[RECORDS PROVIDED Boundary: Start]
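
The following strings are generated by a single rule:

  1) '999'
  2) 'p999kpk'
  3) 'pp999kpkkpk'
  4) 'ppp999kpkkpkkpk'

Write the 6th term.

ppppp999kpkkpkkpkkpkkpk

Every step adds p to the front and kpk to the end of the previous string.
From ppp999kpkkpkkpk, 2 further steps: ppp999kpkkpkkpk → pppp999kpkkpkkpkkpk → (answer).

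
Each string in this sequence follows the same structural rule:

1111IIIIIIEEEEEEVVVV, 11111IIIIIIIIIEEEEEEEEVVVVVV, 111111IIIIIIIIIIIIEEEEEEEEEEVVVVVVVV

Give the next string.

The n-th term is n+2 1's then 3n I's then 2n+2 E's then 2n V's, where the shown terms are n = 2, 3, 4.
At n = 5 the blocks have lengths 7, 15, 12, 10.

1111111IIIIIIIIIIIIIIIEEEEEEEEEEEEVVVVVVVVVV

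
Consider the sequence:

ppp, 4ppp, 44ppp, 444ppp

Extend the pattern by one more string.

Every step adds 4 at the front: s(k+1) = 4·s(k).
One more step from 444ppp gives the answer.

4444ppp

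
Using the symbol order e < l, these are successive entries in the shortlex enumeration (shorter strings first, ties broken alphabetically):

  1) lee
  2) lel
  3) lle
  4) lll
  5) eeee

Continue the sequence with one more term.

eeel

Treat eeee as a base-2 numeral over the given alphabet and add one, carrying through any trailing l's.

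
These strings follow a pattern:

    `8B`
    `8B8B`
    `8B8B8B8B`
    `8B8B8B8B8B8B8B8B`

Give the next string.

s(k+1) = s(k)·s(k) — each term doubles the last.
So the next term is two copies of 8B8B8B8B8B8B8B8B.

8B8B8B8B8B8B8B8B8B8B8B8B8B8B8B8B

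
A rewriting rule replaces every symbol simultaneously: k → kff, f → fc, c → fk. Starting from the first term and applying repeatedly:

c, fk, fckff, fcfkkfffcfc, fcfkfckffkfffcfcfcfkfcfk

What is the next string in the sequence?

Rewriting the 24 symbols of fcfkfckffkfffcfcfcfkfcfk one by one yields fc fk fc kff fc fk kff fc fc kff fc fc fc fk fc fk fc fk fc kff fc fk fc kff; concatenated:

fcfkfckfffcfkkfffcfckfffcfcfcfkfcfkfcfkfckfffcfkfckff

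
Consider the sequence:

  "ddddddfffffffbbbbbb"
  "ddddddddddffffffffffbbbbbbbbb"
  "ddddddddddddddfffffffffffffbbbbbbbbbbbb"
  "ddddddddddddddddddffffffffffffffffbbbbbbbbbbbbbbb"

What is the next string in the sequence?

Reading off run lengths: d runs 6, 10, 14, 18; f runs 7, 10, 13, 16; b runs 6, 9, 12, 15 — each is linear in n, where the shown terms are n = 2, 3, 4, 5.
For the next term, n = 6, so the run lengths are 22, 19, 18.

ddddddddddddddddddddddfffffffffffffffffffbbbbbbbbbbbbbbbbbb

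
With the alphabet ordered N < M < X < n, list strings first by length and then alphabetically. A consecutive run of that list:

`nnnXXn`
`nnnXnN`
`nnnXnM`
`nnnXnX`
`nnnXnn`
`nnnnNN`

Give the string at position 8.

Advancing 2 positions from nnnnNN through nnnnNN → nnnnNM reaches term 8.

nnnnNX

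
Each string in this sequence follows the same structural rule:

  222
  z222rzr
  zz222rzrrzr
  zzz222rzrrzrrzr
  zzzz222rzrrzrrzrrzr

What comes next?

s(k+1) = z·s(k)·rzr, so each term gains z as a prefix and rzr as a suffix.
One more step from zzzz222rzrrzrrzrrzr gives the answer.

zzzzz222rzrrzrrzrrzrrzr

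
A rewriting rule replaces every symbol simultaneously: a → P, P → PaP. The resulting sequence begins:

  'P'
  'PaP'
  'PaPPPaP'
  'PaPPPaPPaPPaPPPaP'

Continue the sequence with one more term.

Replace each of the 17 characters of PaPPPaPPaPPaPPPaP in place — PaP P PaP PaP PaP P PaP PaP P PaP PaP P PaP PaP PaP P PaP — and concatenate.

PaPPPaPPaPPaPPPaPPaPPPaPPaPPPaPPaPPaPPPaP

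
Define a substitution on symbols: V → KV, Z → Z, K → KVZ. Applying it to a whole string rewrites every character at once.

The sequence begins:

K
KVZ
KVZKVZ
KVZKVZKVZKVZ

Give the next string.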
[RECORDS PROVIDED Boundary: End]
INSTRUCTIONS TO FOLLOW
Return a copy of each line in the records above that has "replaces" in it.

SOLUTION TO THIS TASK
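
A rewriting rule replaces every symbol simultaneously: k → kff, f → fc, c → fk. Starting from the first term and applying repeatedly:
A rewriting rule replaces every symbol simultaneously: a → P, P → PaP. The resulting sequence begins: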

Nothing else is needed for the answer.